§ **Data for analysis**
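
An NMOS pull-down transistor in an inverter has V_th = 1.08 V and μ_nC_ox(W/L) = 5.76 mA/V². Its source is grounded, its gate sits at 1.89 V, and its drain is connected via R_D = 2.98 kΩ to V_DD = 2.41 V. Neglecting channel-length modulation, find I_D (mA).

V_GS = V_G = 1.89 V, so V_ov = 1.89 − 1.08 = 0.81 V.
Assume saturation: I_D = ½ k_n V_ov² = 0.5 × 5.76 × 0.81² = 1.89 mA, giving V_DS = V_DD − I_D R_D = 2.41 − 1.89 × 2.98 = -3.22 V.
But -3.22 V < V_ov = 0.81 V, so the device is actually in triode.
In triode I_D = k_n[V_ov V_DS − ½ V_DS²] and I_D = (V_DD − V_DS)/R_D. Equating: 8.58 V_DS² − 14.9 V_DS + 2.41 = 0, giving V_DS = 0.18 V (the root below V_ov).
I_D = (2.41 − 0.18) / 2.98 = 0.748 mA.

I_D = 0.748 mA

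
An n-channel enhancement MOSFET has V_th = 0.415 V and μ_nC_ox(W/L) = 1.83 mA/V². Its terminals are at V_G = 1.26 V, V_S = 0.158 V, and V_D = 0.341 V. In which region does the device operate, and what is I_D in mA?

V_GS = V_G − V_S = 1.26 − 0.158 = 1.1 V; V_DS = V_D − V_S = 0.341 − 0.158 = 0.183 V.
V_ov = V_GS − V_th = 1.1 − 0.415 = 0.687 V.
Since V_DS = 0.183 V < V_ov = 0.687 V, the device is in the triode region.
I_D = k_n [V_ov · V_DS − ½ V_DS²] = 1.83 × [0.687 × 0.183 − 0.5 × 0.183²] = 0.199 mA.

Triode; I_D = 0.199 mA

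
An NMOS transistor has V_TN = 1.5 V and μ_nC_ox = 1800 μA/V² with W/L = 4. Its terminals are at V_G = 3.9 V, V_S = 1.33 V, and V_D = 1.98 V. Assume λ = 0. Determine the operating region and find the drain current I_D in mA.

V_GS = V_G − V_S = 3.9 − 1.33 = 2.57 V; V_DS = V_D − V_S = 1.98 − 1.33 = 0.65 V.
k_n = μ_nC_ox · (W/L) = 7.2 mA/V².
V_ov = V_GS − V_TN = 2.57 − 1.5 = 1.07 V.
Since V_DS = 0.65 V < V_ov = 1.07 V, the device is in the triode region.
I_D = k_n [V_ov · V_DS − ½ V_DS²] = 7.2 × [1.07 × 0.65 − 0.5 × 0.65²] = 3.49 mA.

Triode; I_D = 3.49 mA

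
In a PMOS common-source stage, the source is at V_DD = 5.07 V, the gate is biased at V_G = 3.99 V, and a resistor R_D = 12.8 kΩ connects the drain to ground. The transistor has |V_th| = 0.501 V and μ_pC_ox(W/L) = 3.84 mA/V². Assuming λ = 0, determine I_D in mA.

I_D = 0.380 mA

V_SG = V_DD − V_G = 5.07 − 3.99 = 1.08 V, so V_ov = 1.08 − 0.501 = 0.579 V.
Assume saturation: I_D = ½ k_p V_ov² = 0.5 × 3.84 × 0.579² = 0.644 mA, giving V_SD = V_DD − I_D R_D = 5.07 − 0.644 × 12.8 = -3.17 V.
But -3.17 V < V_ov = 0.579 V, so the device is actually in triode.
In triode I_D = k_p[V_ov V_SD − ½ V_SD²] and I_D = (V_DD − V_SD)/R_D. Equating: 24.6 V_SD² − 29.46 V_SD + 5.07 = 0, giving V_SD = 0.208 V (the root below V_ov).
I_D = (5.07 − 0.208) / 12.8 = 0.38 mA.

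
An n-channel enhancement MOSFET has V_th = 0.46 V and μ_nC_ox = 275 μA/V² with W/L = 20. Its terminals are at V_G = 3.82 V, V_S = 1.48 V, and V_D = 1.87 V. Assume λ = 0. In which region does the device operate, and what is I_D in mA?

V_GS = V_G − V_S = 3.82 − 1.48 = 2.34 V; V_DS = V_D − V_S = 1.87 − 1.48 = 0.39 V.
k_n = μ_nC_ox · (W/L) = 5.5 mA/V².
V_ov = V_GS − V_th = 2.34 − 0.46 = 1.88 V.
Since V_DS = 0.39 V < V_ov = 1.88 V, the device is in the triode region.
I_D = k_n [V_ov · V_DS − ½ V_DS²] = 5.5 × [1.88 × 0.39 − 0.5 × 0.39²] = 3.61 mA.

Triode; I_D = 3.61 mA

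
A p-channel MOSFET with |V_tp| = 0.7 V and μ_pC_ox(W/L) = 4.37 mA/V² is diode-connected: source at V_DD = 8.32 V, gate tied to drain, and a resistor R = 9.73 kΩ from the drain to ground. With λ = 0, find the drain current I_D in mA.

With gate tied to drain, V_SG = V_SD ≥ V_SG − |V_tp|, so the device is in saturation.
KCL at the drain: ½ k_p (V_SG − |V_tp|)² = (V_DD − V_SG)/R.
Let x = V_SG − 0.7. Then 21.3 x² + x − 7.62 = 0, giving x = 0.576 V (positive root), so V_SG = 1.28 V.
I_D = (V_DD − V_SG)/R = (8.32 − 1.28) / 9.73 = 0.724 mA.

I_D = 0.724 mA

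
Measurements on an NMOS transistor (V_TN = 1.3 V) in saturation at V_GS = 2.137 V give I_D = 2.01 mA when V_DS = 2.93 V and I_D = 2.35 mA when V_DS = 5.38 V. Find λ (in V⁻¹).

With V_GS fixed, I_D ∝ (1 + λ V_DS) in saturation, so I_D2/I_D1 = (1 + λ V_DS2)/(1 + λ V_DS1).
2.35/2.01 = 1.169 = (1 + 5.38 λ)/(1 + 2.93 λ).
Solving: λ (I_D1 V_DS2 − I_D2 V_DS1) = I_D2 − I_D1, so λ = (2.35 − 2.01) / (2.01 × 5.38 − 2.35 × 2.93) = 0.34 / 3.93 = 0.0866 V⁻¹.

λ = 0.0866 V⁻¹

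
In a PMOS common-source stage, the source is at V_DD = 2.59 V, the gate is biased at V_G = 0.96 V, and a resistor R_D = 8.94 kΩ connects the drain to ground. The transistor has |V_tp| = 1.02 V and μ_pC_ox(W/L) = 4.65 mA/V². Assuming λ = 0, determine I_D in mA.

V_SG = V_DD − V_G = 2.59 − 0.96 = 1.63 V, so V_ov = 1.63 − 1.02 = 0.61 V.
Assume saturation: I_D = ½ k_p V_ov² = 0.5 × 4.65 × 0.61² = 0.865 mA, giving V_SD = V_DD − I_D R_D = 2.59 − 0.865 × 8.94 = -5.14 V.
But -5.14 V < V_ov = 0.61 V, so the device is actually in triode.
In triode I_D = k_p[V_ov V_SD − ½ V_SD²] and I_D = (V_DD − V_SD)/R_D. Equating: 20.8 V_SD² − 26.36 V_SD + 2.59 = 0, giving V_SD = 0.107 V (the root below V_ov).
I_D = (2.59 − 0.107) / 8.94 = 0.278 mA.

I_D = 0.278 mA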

§ **What is required**
Each entry above is to be written out exactly.

§ **Output**
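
An NMOS pull-down transistor in an inverter has V_th = 1.08 V and μ_nC_ox(W/L) = 5.76 mA/V². Its source is grounded, its gate sits at 1.89 V, and its drain is connected via R_D = 2.98 kΩ to V_DD = 2.41 V. Neglecting channel-length modulation, find I_D (mA).

V_GS = V_G = 1.89 V, so V_ov = 1.89 − 1.08 = 0.81 V.
Assume saturation: I_D = ½ k_n V_ov² = 0.5 × 5.76 × 0.81² = 1.89 mA, giving V_DS = V_DD − I_D R_D = 2.41 − 1.89 × 2.98 = -3.22 V.
But -3.22 V < V_ov = 0.81 V, so the device is actually in triode.
In triode I_D = k_n[V_ov V_DS − ½ V_DS²] and I_D = (V_DD − V_DS)/R_D. Equating: 8.58 V_DS² − 14.9 V_DS + 2.41 = 0, giving V_DS = 0.18 V (the root below V_ov).
I_D = (2.41 − 0.18) / 2.98 = 0.748 mA.

I_D = 0.748 mA

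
An n-channel enhancement MOSFET has V_th = 0.415 V and μ_nC_ox(W/L) = 1.83 mA/V². Its terminals are at V_G = 1.26 V, V_S = 0.158 V, and V_D = 0.341 V. In which region does the device operate, and what is I_D in mA?

V_GS = V_G − V_S = 1.26 − 0.158 = 1.1 V; V_DS = V_D − V_S = 0.341 − 0.158 = 0.183 V.
V_ov = V_GS − V_th = 1.1 − 0.415 = 0.687 V.
Since V_DS = 0.183 V < V_ov = 0.687 V, the device is in the triode region.
I_D = k_n [V_ov · V_DS − ½ V_DS²] = 1.83 × [0.687 × 0.183 − 0.5 × 0.183²] = 0.199 mA.

Triode; I_D = 0.199 mA

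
An NMOS transistor has V_TN = 1.5 V and μ_nC_ox = 1800 μA/V² with W/L = 4. Its terminals are at V_G = 3.9 V, V_S = 1.33 V, and V_D = 1.98 V. Assume λ = 0. Determine the operating region and find the drain current I_D in mA.

V_GS = V_G − V_S = 3.9 − 1.33 = 2.57 V; V_DS = V_D − V_S = 1.98 − 1.33 = 0.65 V.
k_n = μ_nC_ox · (W/L) = 7.2 mA/V².
V_ov = V_GS − V_TN = 2.57 − 1.5 = 1.07 V.
Since V_DS = 0.65 V < V_ov = 1.07 V, the device is in the triode region.
I_D = k_n [V_ov · V_DS − ½ V_DS²] = 7.2 × [1.07 × 0.65 − 0.5 × 0.65²] = 3.49 mA.

Triode; I_D = 3.49 mA

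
In a PMOS common-source stage, the source is at V_DD = 5.07 V, the gate is biased at V_G = 3.99 V, and a resistor R_D = 12.8 kΩ connects the drain to ground. The transistor has |V_th| = 0.501 V and μ_pC_ox(W/L) = 3.84 mA/V². Assuming λ = 0, determine I_D in mA.

I_D = 0.380 mA

V_SG = V_DD − V_G = 5.07 − 3.99 = 1.08 V, so V_ov = 1.08 − 0.501 = 0.579 V.
Assume saturation: I_D = ½ k_p V_ov² = 0.5 × 3.84 × 0.579² = 0.644 mA, giving V_SD = V_DD − I_D R_D = 5.07 − 0.644 × 12.8 = -3.17 V.
But -3.17 V < V_ov = 0.579 V, so the device is actually in triode.
In triode I_D = k_p[V_ov V_SD − ½ V_SD²] and I_D = (V_DD − V_SD)/R_D. Equating: 24.6 V_SD² − 29.46 V_SD + 5.07 = 0, giving V_SD = 0.208 V (the root below V_ov).
I_D = (5.07 − 0.208) / 12.8 = 0.38 mA.

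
An n-channel enhancement MOSFET has V_th = 0.46 V and μ_nC_ox = 275 μA/V² with W/L = 20. Its terminals are at V_G = 3.82 V, V_S = 1.48 V, and V_D = 1.87 V. Assume λ = 0. In which region does the device operate, and what is I_D in mA?

V_GS = V_G − V_S = 3.82 − 1.48 = 2.34 V; V_DS = V_D − V_S = 1.87 − 1.48 = 0.39 V.
k_n = μ_nC_ox · (W/L) = 5.5 mA/V².
V_ov = V_GS − V_th = 2.34 − 0.46 = 1.88 V.
Since V_DS = 0.39 V < V_ov = 1.88 V, the device is in the triode region.
I_D = k_n [V_ov · V_DS − ½ V_DS²] = 5.5 × [1.88 × 0.39 − 0.5 × 0.39²] = 3.61 mA.

Triode; I_D = 3.61 mA

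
A p-channel MOSFET with |V_tp| = 0.7 V and μ_pC_ox(W/L) = 4.37 mA/V² is diode-connected: source at V_DD = 8.32 V, gate tied to drain, and a resistor R = 9.73 kΩ from the drain to ground. With λ = 0, find the drain current I_D in mA.

With gate tied to drain, V_SG = V_SD ≥ V_SG − |V_tp|, so the device is in saturation.
KCL at the drain: ½ k_p (V_SG − |V_tp|)² = (V_DD − V_SG)/R.
Let x = V_SG − 0.7. Then 21.3 x² + x − 7.62 = 0, giving x = 0.576 V (positive root), so V_SG = 1.28 V.
I_D = (V_DD − V_SG)/R = (8.32 − 1.28) / 9.73 = 0.724 mA.

I_D = 0.724 mA

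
Measurements on an NMOS transistor (V_TN = 1.3 V) in saturation at V_GS = 2.137 V give I_D = 2.01 mA when V_DS = 2.93 V and I_D = 2.35 mA when V_DS = 5.38 V. Find λ (in V⁻¹).

With V_GS fixed, I_D ∝ (1 + λ V_DS) in saturation, so I_D2/I_D1 = (1 + λ V_DS2)/(1 + λ V_DS1).
2.35/2.01 = 1.169 = (1 + 5.38 λ)/(1 + 2.93 λ).
Solving: λ (I_D1 V_DS2 − I_D2 V_DS1) = I_D2 − I_D1, so λ = (2.35 − 2.01) / (2.01 × 5.38 − 2.35 × 2.93) = 0.34 / 3.93 = 0.0866 V⁻¹.

λ = 0.0866 V⁻¹

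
In a PMOS common-source stage, the source is at V_DD = 2.59 V, the gate is biased at V_G = 0.96 V, and a resistor R_D = 8.94 kΩ connects the drain to ground. The transistor has |V_tp| = 1.02 V and μ_pC_ox(W/L) = 4.65 mA/V². Assuming λ = 0, determine I_D in mA.

V_SG = V_DD − V_G = 2.59 − 0.96 = 1.63 V, so V_ov = 1.63 − 1.02 = 0.61 V.
Assume saturation: I_D = ½ k_p V_ov² = 0.5 × 4.65 × 0.61² = 0.865 mA, giving V_SD = V_DD − I_D R_D = 2.59 − 0.865 × 8.94 = -5.14 V.
But -5.14 V < V_ov = 0.61 V, so the device is actually in triode.
In triode I_D = k_p[V_ov V_SD − ½ V_SD²] and I_D = (V_DD − V_SD)/R_D. Equating: 20.8 V_SD² − 26.36 V_SD + 2.59 = 0, giving V_SD = 0.107 V (the root below V_ov).
I_D = (2.59 − 0.107) / 8.94 = 0.278 mA.

I_D = 0.278 mA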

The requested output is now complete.